Which of the lines below mention the word "order"? Pull each one out.

** RECORD EXTRACTS **
= Beginning of Section =

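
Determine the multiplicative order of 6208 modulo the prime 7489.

The order of 6208 must divide p − 1 = 7488 = 2^6 · 3^2 · 13.
Divisors: 1, 2, 3, 4, 6, 8, 9, 12, 13, 16, 18, 24, 26, 32, 36, 39, 48, 52, 64, 72, 78, 96, 104, 117, 144, 156, 192, 208, 234, 288, 312, 416, 468, 576, 624, 832, 936, 1248, 1872, 2496, 3744, 7488.
Check each in increasing order: 6208^1 ≡ 6208;  6208^2 ≡ 870;  6208^3 ≡ 1391;  6208^4 ≡ 511;  6208^6 ≡ 2719;  6208^8 ≡ 6495;  6208^9 ≡ 184;  6208^12 ≡ 1318;  6208^13 ≡ 4156;  6208^16 ≡ 6977;  6208^18 ≡ 3900;  6208^24 ≡ 7165;  6208^26 ≡ 2702;  6208^32 ≡ 29;  6208^36 ≡ 7330;  6208^39 ≡ 3501;  6208^48 ≡ 130;  6208^52 ≡ 6518;  6208^64 ≡ 841;  6208^72 ≡ 2814;  6208^78 ≡ 4997;  6208^96 ≡ 1922;  6208^104 ≡ 6716;  6208^117 ≡ 193;  6208^144 ≡ 2723;  6208^156 ≡ 1683;  6208^192 ≡ 2007;  6208^208 ≡ 5898;  6208^234 ≡ 7293;  6208^288 ≡ 619;  6208^312 ≡ 1647;  6208^416 ≡ 7488;  6208^468 ≡ 971;  6208^576 ≡ 1222;  6208^624 ≡ 1591;  6208^832 ≡ 1.
Smallest exponent giving 1 is 832.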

= End of Section =

** OUTPUT FOR THIS TASK **
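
Determine the multiplicative order of 6208 modulo the prime 7489.
The order of 6208 must divide p − 1 = 7488 = 2^6 · 3^2 · 13.
Check each in increasing order: 6208^1 ≡ 6208;  6208^2 ≡ 870;  6208^3 ≡ 1391;  6208^4 ≡ 511;  6208^6 ≡ 2719;  6208^8 ≡ 6495;  6208^9 ≡ 184;  6208^12 ≡ 1318;  6208^13 ≡ 4156;  6208^16 ≡ 6977;  6208^18 ≡ 3900;  6208^24 ≡ 7165;  6208^26 ≡ 2702;  6208^32 ≡ 29;  6208^36 ≡ 7330;  6208^39 ≡ 3501;  6208^48 ≡ 130;  6208^52 ≡ 6518;  6208^64 ≡ 841;  6208^72 ≡ 2814;  6208^78 ≡ 4997;  6208^96 ≡ 1922;  6208^104 ≡ 6716;  6208^117 ≡ 193;  6208^144 ≡ 2723;  6208^156 ≡ 1683;  6208^192 ≡ 2007;  6208^208 ≡ 5898;  6208^234 ≡ 7293;  6208^288 ≡ 619;  6208^312 ≡ 1647;  6208^416 ≡ 7488;  6208^468 ≡ 971;  6208^576 ≡ 1222;  6208^624 ≡ 1591;  6208^832 ≡ 1.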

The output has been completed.